# EXERCISE:
Your answer should be the exact lines of the data below from the one containing "sp=3 from n=0." through the one containing "A plant obeys y[n]=3/5·y[n−1]+1/2·u[n−1]"; please include nothing else.

# DATA RECORDS:

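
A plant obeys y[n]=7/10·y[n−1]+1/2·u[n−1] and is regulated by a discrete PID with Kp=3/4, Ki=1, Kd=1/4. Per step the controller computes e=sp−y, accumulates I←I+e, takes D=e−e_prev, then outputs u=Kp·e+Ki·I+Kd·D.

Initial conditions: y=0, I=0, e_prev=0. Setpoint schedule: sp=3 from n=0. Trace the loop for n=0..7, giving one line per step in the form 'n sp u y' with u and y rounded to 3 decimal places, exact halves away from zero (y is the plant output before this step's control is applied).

0 3 6.000 0.000
1 3 2.250 3.000
2 3 2.550 3.225
3 3 1.766 3.533
4 3 1.664 3.356
5 3 1.613 3.181
6 3 1.684 3.033
7 3 1.750 2.965

(exact arithmetic carried between steps; '≈' marks a value shown rounded to 6 d.p. or computed from one; I and e_prev carry over from the previous line; the table rounds u and y to 3 d.p., halves away from zero)
n=0: y=0, sp=3, e=sp−y=3; I=3, D=e−e_prev=3; u=3/4·3+1·3+1/4·3=6; next y=7/10·0+1/2·6=3
n=1: y=3, sp=3, e=sp−y=0; I=3, D=e−e_prev=-3; u=3/4·0+1·3+1/4·(-3)=2.25; next y=7/10·3+1/2·2.25=3.225
n=2: y=3.225, sp=3, e=sp−y=-0.225; I=2.775, D=e−e_prev=-0.225; u=3/4·(-0.225)+1·2.775+1/4·(-0.225)=2.55; next y=7/10·3.225+1/2·2.55=3.5325
n=3: y=3.5325, sp=3, e=sp−y=-0.5325; I=2.2425, D=e−e_prev=-0.3075; u=3/4·(-0.5325)+1·2.2425+1/4·(-0.3075)=1.76625; next y=7/10·3.5325+1/2·1.76625=3.355875
n=4: y=3.355875, sp=3, e=sp−y=-0.355875; I=1.886625, D=e−e_prev=0.176625; u=3/4·(-0.355875)+1·1.886625+1/4·0.176625=1.663875; next y=7/10·3.355875+1/2·1.663875=3.18105
n=5: y=3.18105, sp=3, e=sp−y=-0.18105; I=1.705575, D=e−e_prev=0.174825; u=3/4·(-0.18105)+1·1.705575+1/4·0.174825≈1.613494; next y=7/10·3.18105+1/2·1.613494≈3.033482
n=6: y≈3.033482, sp=3, e=sp−y≈-0.033482; I≈1.672093, D=e−e_prev≈0.147568; u=3/4·(-0.033482)+1·1.672093+1/4·0.147568≈1.683874; next y=7/10·3.033482+1/2·1.683874≈2.965374
n=7: y≈2.965374, sp=3, e=sp−y≈0.034626; I≈1.706719, D=e−e_prev≈0.068108; u=3/4·0.034626+1·1.706719+1/4·0.068108≈1.749715; next y=7/10·2.965374+1/2·1.749715≈2.950620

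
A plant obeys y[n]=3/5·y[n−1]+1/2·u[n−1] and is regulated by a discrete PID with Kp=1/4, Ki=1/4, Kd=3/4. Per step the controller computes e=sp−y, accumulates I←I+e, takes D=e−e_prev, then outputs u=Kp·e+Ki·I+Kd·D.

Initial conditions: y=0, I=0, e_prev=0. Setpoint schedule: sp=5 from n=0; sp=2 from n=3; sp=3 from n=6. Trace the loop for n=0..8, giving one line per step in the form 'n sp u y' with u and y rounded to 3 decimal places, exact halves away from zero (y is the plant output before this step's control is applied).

0 5 6.250 0.000
1 5 -0.156 3.125
2 5 4.316 1.797
3 2 -1.428 3.236
4 2 4.103 1.228
5 2 0.839 2.788
6 3 3.932 2.092
7 3 1.476 3.221
8 3 2.956 2.671

(exact arithmetic carried between steps; '≈' marks a value shown rounded to 6 d.p. or computed from one; I and e_prev carry over from the previous line; the table rounds u and y to 3 d.p., halves away from zero)
n=0: y=0, sp=5, e=sp−y=5; I=5, D=e−e_prev=5; u=1/4·5+1/4·5+3/4·5=6.25; next y=3/5·0+1/2·6.25=3.125
n=1: y=3.125, sp=5, e=sp−y=1.875; I=6.875, D=e−e_prev=-3.125; u=1/4·1.875+1/4·6.875+3/4·(-3.125)=-0.15625; next y=3/5·3.125+1/2·(-0.15625)=1.796875
n=2: y=1.796875, sp=5, e=sp−y=3.203125; I=10.078125, D=e−e_prev=1.328125; u=1/4·3.203125+1/4·10.078125+3/4·1.328125≈4.316406; next y=3/5·1.796875+1/2·4.316406≈3.236328
n=3: y≈3.236328, sp=2, e=sp−y≈-1.236328; I≈8.841797, D=e−e_prev≈-4.439453; u=1/4·(-1.236328)+1/4·8.841797+3/4·(-4.439453)≈-1.428223; next y=3/5·3.236328+1/2·(-1.428223)≈1.227686
n=4: y≈1.227686, sp=2, e=sp−y≈0.772314; I≈9.614111, D=e−e_prev≈2.008643; u=1/4·0.772314+1/4·9.614111+3/4·2.008643≈4.103088; next y=3/5·1.227686+1/2·4.103088≈2.788156
n=5: y≈2.788156, sp=2, e=sp−y≈-0.788156; I≈8.825956, D=e−e_prev≈-1.560470; u=1/4·(-0.788156)+1/4·8.825956+3/4·(-1.560470)≈0.839098; next y=3/5·2.788156+1/2·0.839098≈2.092442
n=6: y≈2.092442, sp=3, e=sp−y≈0.907558; I≈9.733514, D=e−e_prev≈1.695713; u=1/4·0.907558+1/4·9.733514+3/4·1.695713≈3.932053; next y=3/5·2.092442+1/2·3.932053≈3.221492
n=7: y≈3.221492, sp=3, e=sp−y≈-0.221492; I≈9.512022, D=e−e_prev≈-1.129050; u=1/4·(-0.221492)+1/4·9.512022+3/4·(-1.129050)≈1.475845; next y=3/5·3.221492+1/2·1.475845≈2.670818
n=8: y≈2.670818, sp=3, e=sp−y≈0.329182; I≈9.841204, D=e−e_prev≈0.550674; u=1/4·0.329182+1/4·9.841204+3/4·0.550674≈2.955602; next y=3/5·2.670818+1/2·2.955602≈3.080292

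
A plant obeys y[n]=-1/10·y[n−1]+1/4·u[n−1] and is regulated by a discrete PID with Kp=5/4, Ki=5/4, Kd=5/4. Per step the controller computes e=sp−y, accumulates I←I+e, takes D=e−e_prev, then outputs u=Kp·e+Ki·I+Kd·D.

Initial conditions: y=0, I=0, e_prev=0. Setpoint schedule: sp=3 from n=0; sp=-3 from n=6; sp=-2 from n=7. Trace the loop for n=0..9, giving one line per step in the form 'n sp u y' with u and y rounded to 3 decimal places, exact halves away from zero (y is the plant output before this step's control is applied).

0 3 11.250 0.000
1 3 0.703 2.813
2 3 15.396 -0.105
3 3 0.762 3.859
4 3 19.850 -0.196
5 3 -0.640 4.982
6 -3 2.005 -0.658
7 -2 -1.318 0.567
8 -2 -0.670 -0.386
9 -2 -4.843 -0.129

(exact arithmetic carried between steps; '≈' marks a value shown rounded to 6 d.p. or computed from one; I and e_prev carry over from the previous line; the table rounds u and y to 3 d.p., halves away from zero)
n=0: y=0, sp=3, e=sp−y=3; I=3, D=e−e_prev=3; u=5/4·3+5/4·3+5/4·3=11.25; next y=-1/10·0+1/4·11.25=2.8125
n=1: y=2.8125, sp=3, e=sp−y=0.1875; I=3.1875, D=e−e_prev=-2.8125; u=5/4·0.1875+5/4·3.1875+5/4·(-2.8125)=0.703125; next y=-1/10·2.8125+1/4·0.703125≈-0.105469
n=2: y≈-0.105469, sp=3, e=sp−y≈3.105469; I≈6.292969, D=e−e_prev≈2.917969; u=5/4·3.105469+5/4·6.292969+5/4·2.917969≈15.395508; next y=-1/10·(-0.105469)+1/4·15.395508≈3.859424
n=3: y≈3.859424, sp=3, e=sp−y≈-0.859424; I≈5.433545, D=e−e_prev≈-3.964893; u=5/4·(-0.859424)+5/4·5.433545+5/4·(-3.964893)≈0.761536; next y=-1/10·3.859424+1/4·0.761536≈-0.195558
n=4: y≈-0.195558, sp=3, e=sp−y≈3.195558; I≈8.629103, D=e−e_prev≈4.054982; u=5/4·3.195558+5/4·8.629103+5/4·4.054982≈19.849555; next y=-1/10·(-0.195558)+1/4·19.849555≈4.981945
n=5: y≈4.981945, sp=3, e=sp−y≈-1.981945; I≈6.647159, D=e−e_prev≈-5.177503; u=5/4·(-1.981945)+5/4·6.647159+5/4·(-5.177503)≈-0.640361; next y=-1/10·4.981945+1/4·(-0.640361)≈-0.658285
n=6: y≈-0.658285, sp=-3, e=sp−y≈-2.341715; I≈4.305444, D=e−e_prev≈-0.359771; u=5/4·(-2.341715)+5/4·4.305444+5/4·(-0.359771)≈2.004947; next y=-1/10·(-0.658285)+1/4·2.004947≈0.567065
n=7: y≈0.567065, sp=-2, e=sp−y≈-2.567065; I≈1.738378, D=e−e_prev≈-0.225350; u=5/4·(-2.567065)+5/4·1.738378+5/4·(-0.225350)≈-1.317546; next y=-1/10·0.567065+1/4·(-1.317546)≈-0.386093
n=8: y≈-0.386093, sp=-2, e=sp−y≈-1.613907; I≈0.124471, D=e−e_prev≈0.953158; u=5/4·(-1.613907)+5/4·0.124471+5/4·0.953158≈-0.670346; next y=-1/10·(-0.386093)+1/4·(-0.670346)≈-0.128977
n=9: y≈-0.128977, sp=-2, e=sp−y≈-1.871023; I≈-1.746551, D=e−e_prev≈-0.257116; u=5/4·(-1.871023)+5/4·(-1.746551)+5/4·(-0.257116)≈-4.843362; next y=-1/10·(-0.128977)+1/4·(-4.843362)≈-1.197943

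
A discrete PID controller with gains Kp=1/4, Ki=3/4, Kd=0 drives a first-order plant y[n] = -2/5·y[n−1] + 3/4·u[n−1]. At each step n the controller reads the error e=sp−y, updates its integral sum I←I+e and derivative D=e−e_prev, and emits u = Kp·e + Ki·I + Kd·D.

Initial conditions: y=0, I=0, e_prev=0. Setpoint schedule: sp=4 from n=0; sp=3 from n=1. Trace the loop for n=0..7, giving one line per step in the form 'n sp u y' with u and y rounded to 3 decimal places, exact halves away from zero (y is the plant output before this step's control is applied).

(exact arithmetic carried between steps; '≈' marks a value shown rounded to 6 d.p. or computed from one; I and e_prev carry over from the previous line; the table rounds u and y to 3 d.p., halves away from zero)
n=0: y=0, sp=4, e=sp−y=4; I=4, D=e−e_prev=4; u=1/4·4+3/4·4+0·4=4; next y=-2/5·0+3/4·4=3
n=1: y=3, sp=3, e=sp−y=0; I=4, D=e−e_prev=-4; u=1/4·0+3/4·4+0·(-4)=3; next y=-2/5·3+3/4·3=1.05
n=2: y=1.05, sp=3, e=sp−y=1.95; I=5.95, D=e−e_prev=1.95; u=1/4·1.95+3/4·5.95+0·1.95=4.95; next y=-2/5·1.05+3/4·4.95=3.2925
n=3: y=3.2925, sp=3, e=sp−y=-0.2925; I=5.6575, D=e−e_prev=-2.2425; u=1/4·(-0.2925)+3/4·5.6575+0·(-2.2425)=4.17; next y=-2/5·3.2925+3/4·4.17=1.8105
n=4: y=1.8105, sp=3, e=sp−y=1.1895; I=6.847, D=e−e_prev=1.482; u=1/4·1.1895+3/4·6.847+0·1.482=5.432625; next y=-2/5·1.8105+3/4·5.432625≈3.350269
n=5: y≈3.350269, sp=3, e=sp−y≈-0.350269; I≈6.496731, D=e−e_prev≈-1.539769; u=1/4·(-0.350269)+3/4·6.496731+0·(-1.539769)≈4.784981; next y=-2/5·3.350269+3/4·4.784981≈2.248628
n=6: y≈2.248628, sp=3, e=sp−y≈0.751372; I≈7.248103, D=e−e_prev≈1.101640; u=1/4·0.751372+3/4·7.248103+0·1.101640≈5.62392; next y=-2/5·2.248628+3/4·5.62392≈3.318489
n=7: y≈3.318489, sp=3, e=sp−y≈-0.318489; I≈6.929614, D=e−e_prev≈-1.069860; u=1/4·(-0.318489)+3/4·6.929614+0·(-1.069860)≈5.117588; next y=-2/5·3.318489+3/4·5.117588≈2.510796

0 4 4.000 0.000
1 3 3.000 3.000
2 3 4.950 1.050
3 3 4.170 3.293
4 3 5.433 1.811
5 3 4.785 3.350
6 3 5.624 2.249
7 3 5.118 3.318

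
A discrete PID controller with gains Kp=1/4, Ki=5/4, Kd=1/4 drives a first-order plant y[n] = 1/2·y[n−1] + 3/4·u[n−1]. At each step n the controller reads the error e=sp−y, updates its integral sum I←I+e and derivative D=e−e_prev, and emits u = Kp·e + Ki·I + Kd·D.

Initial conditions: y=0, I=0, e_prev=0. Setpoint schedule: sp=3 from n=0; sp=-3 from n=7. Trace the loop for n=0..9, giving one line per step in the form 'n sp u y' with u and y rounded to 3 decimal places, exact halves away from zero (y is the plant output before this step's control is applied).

0 3 5.250 0.000
1 3 1.359 3.938
2 3 2.833 2.988
3 3 1.507 3.619
4 3 2.080 2.940
5 3 1.828 3.030
6 3 2.065 2.886
7 -3 -8.513 2.992
8 -3 -0.685 -4.889
9 -3 -3.673 -2.958

(exact arithmetic carried between steps; '≈' marks a value shown rounded to 6 d.p. or computed from one; I and e_prev carry over from the previous line; the table rounds u and y to 3 d.p., halves away from zero)
n=0: y=0, sp=3, e=sp−y=3; I=3, D=e−e_prev=3; u=1/4·3+5/4·3+1/4·3=5.25; next y=1/2·0+3/4·5.25=3.9375
n=1: y=3.9375, sp=3, e=sp−y=-0.9375; I=2.0625, D=e−e_prev=-3.9375; u=1/4·(-0.9375)+5/4·2.0625+1/4·(-3.9375)=1.359375; next y=1/2·3.9375+3/4·1.359375≈2.988281
n=2: y≈2.988281, sp=3, e=sp−y≈0.011719; I≈2.074219, D=e−e_prev≈0.949219; u=1/4·0.011719+5/4·2.074219+1/4·0.949219≈2.833008; next y=1/2·2.988281+3/4·2.833008≈3.618896
n=3: y≈3.618896, sp=3, e=sp−y≈-0.618896; I≈1.455322, D=e−e_prev≈-0.630615; u=1/4·(-0.618896)+5/4·1.455322+1/4·(-0.630615)≈1.506775; next y=1/2·3.618896+3/4·1.506775≈2.939529
n=4: y≈2.939529, sp=3, e=sp−y≈0.060471; I≈1.515793, D=e−e_prev≈0.679367; u=1/4·0.060471+5/4·1.515793+1/4·0.679367≈2.079700; next y=1/2·2.939529+3/4·2.079700≈3.029540
n=5: y≈3.029540, sp=3, e=sp−y≈-0.029540; I≈1.486253, D=e−e_prev≈-0.090011; u=1/4·(-0.029540)+5/4·1.486253+1/4·(-0.090011)≈1.827928; next y=1/2·3.029540+3/4·1.827928≈2.885716
n=6: y≈2.885716, sp=3, e=sp−y≈0.114284; I≈1.600537, D=e−e_prev≈0.143824; u=1/4·0.114284+5/4·1.600537+1/4·0.143824≈2.065198; next y=1/2·2.885716+3/4·2.065198≈2.991756
n=7: y≈2.991756, sp=-3, e=sp−y≈-5.991756; I≈-4.391220, D=e−e_prev≈-6.106040; u=1/4·(-5.991756)+5/4·(-4.391220)+1/4·(-6.106040)≈-8.513474; next y=1/2·2.991756+3/4·(-8.513474)≈-4.889227
n=8: y≈-4.889227, sp=-3, e=sp−y≈1.889227; I≈-2.501993, D=e−e_prev≈7.880983; u=1/4·1.889227+5/4·(-2.501993)+1/4·7.880983≈-0.684938; next y=1/2·(-4.889227)+3/4·(-0.684938)≈-2.958317
n=9: y≈-2.958317, sp=-3, e=sp−y≈-0.041683; I≈-2.543675, D=e−e_prev≈-1.930910; u=1/4·(-0.041683)+5/4·(-2.543675)+1/4·(-1.930910)≈-3.672743; next y=1/2·(-2.958317)+3/4·(-3.672743)≈-4.233715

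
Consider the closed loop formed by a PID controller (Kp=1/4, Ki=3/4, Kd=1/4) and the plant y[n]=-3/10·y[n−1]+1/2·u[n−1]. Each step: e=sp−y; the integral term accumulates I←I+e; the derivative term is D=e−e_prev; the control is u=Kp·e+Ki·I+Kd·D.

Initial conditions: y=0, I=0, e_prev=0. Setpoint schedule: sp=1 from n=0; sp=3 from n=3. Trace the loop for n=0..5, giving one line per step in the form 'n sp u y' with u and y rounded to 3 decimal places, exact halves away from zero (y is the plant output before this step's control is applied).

0 1 1.250 0.000
1 1 0.969 0.625
2 1 1.816 0.297
3 3 4.109 0.819
4 3 4.138 1.809
5 3 5.632 1.526

(exact arithmetic carried between steps; '≈' marks a value shown rounded to 6 d.p. or computed from one; I and e_prev carry over from the previous line; the table rounds u and y to 3 d.p., halves away from zero)
n=0: y=0, sp=1, e=sp−y=1; I=1, D=e−e_prev=1; u=1/4·1+3/4·1+1/4·1=1.25; next y=-3/10·0+1/2·1.25=0.625
n=1: y=0.625, sp=1, e=sp−y=0.375; I=1.375, D=e−e_prev=-0.625; u=1/4·0.375+3/4·1.375+1/4·(-0.625)=0.96875; next y=-3/10·0.625+1/2·0.96875=0.296875
n=2: y=0.296875, sp=1, e=sp−y=0.703125; I=2.078125, D=e−e_prev=0.328125; u=1/4·0.703125+3/4·2.078125+1/4·0.328125≈1.816406; next y=-3/10·0.296875+1/2·1.816406≈0.819141
n=3: y≈0.819141, sp=3, e=sp−y≈2.180859; I≈4.258984, D=e−e_prev≈1.477734; u=1/4·2.180859+3/4·4.258984+1/4·1.477734≈4.108887; next y=-3/10·0.819141+1/2·4.108887≈1.808701
n=4: y≈1.808701, sp=3, e=sp−y≈1.191299; I≈5.450283, D=e−e_prev≈-0.989561; u=1/4·1.191299+3/4·5.450283+1/4·(-0.989561)≈4.138147; next y=-3/10·1.808701+1/2·4.138147≈1.526463
n=5: y≈1.526463, sp=3, e=sp−y≈1.473537; I≈6.923820, D=e−e_prev≈0.282238; u=1/4·1.473537+3/4·6.923820+1/4·0.282238≈5.631809; next y=-3/10·1.526463+1/2·5.631809≈2.357965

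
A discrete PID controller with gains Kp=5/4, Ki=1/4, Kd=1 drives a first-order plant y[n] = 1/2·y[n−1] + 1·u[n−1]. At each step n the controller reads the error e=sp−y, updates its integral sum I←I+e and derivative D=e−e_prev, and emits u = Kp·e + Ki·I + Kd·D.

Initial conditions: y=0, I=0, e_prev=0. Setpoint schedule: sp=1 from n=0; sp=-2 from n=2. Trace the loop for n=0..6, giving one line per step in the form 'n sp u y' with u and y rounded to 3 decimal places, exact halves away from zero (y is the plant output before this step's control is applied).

(exact arithmetic carried between steps; '≈' marks a value shown rounded to 6 d.p. or computed from one; I and e_prev carry over from the previous line; the table rounds u and y to 3 d.p., halves away from zero)
n=0: y=0, sp=1, e=sp−y=1; I=1, D=e−e_prev=1; u=5/4·1+1/4·1+1·1=2.5; next y=1/2·0+1·2.5=2.5
n=1: y=2.5, sp=1, e=sp−y=-1.5; I=-0.5, D=e−e_prev=-2.5; u=5/4·(-1.5)+1/4·(-0.5)+1·(-2.5)=-4.5; next y=1/2·2.5+1·(-4.5)=-3.25
n=2: y=-3.25, sp=-2, e=sp−y=1.25; I=0.75, D=e−e_prev=2.75; u=5/4·1.25+1/4·0.75+1·2.75=4.5; next y=1/2·(-3.25)+1·4.5=2.875
n=3: y=2.875, sp=-2, e=sp−y=-4.875; I=-4.125, D=e−e_prev=-6.125; u=5/4·(-4.875)+1/4·(-4.125)+1·(-6.125)=-13.25; next y=1/2·2.875+1·(-13.25)=-11.8125
n=4: y=-11.8125, sp=-2, e=sp−y=9.8125; I=5.6875, D=e−e_prev=14.6875; u=5/4·9.8125+1/4·5.6875+1·14.6875=28.375; next y=1/2·(-11.8125)+1·28.375=22.46875
n=5: y=22.46875, sp=-2, e=sp−y=-24.46875; I=-18.78125, D=e−e_prev=-34.28125; u=5/4·(-24.46875)+1/4·(-18.78125)+1·(-34.28125)=-69.5625; next y=1/2·22.46875+1·(-69.5625)=-58.328125
n=6: y=-58.328125, sp=-2, e=sp−y=56.328125; I=37.546875, D=e−e_prev=80.796875; u=5/4·56.328125+1/4·37.546875+1·80.796875=160.59375; next y=1/2·(-58.328125)+1·160.59375≈131.429688

0 1 2.500 0.000
1 1 -4.500 2.500
2 -2 4.500 -3.250
3 -2 -13.250 2.875
4 -2 28.375 -11.813
5 -2 -69.563 22.469
6 -2 160.594 -58.328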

# SOLUTION FOR THIS EXERCISE:
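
Initial conditions: y=0, I=0, e_prev=0. Setpoint schedule: sp=3 from n=0. Trace the loop for n=0..7, giving one line per step in the form 'n sp u y' with u and y rounded to 3 decimal places, exact halves away from zero (y is the plant output before this step's control is applied).

0 3 6.000 0.000
1 3 2.250 3.000
2 3 2.550 3.225
3 3 1.766 3.533
4 3 1.664 3.356
5 3 1.613 3.181
6 3 1.684 3.033
7 3 1.750 2.965

(exact arithmetic carried between steps; '≈' marks a value shown rounded to 6 d.p. or computed from one; I and e_prev carry over from the previous line; the table rounds u and y to 3 d.p., halves away from zero)
n=0: y=0, sp=3, e=sp−y=3; I=3, D=e−e_prev=3; u=3/4·3+1·3+1/4·3=6; next y=7/10·0+1/2·6=3
n=1: y=3, sp=3, e=sp−y=0; I=3, D=e−e_prev=-3; u=3/4·0+1·3+1/4·(-3)=2.25; next y=7/10·3+1/2·2.25=3.225
n=2: y=3.225, sp=3, e=sp−y=-0.225; I=2.775, D=e−e_prev=-0.225; u=3/4·(-0.225)+1·2.775+1/4·(-0.225)=2.55; next y=7/10·3.225+1/2·2.55=3.5325
n=3: y=3.5325, sp=3, e=sp−y=-0.5325; I=2.2425, D=e−e_prev=-0.3075; u=3/4·(-0.5325)+1·2.2425+1/4·(-0.3075)=1.76625; next y=7/10·3.5325+1/2·1.76625=3.355875
n=4: y=3.355875, sp=3, e=sp−y=-0.355875; I=1.886625, D=e−e_prev=0.176625; u=3/4·(-0.355875)+1·1.886625+1/4·0.176625=1.663875; next y=7/10·3.355875+1/2·1.663875=3.18105
n=5: y=3.18105, sp=3, e=sp−y=-0.18105; I=1.705575, D=e−e_prev=0.174825; u=3/4·(-0.18105)+1·1.705575+1/4·0.174825≈1.613494; next y=7/10·3.18105+1/2·1.613494≈3.033482
n=6: y≈3.033482, sp=3, e=sp−y≈-0.033482; I≈1.672093, D=e−e_prev≈0.147568; u=3/4·(-0.033482)+1·1.672093+1/4·0.147568≈1.683874; next y=7/10·3.033482+1/2·1.683874≈2.965374
n=7: y≈2.965374, sp=3, e=sp−y≈0.034626; I≈1.706719, D=e−e_prev≈0.068108; u=3/4·0.034626+1·1.706719+1/4·0.068108≈1.749715; next y=7/10·2.965374+1/2·1.749715≈2.950620

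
A plant obeys y[n]=3/5·y[n−1]+1/2·u[n−1] and is regulated by a discrete PID with Kp=1/4, Ki=1/4, Kd=3/4. Per step the controller computes e=sp−y, accumulates I←I+e, takes D=e−e_prev, then outputs u=Kp·e+Ki·I+Kd·D.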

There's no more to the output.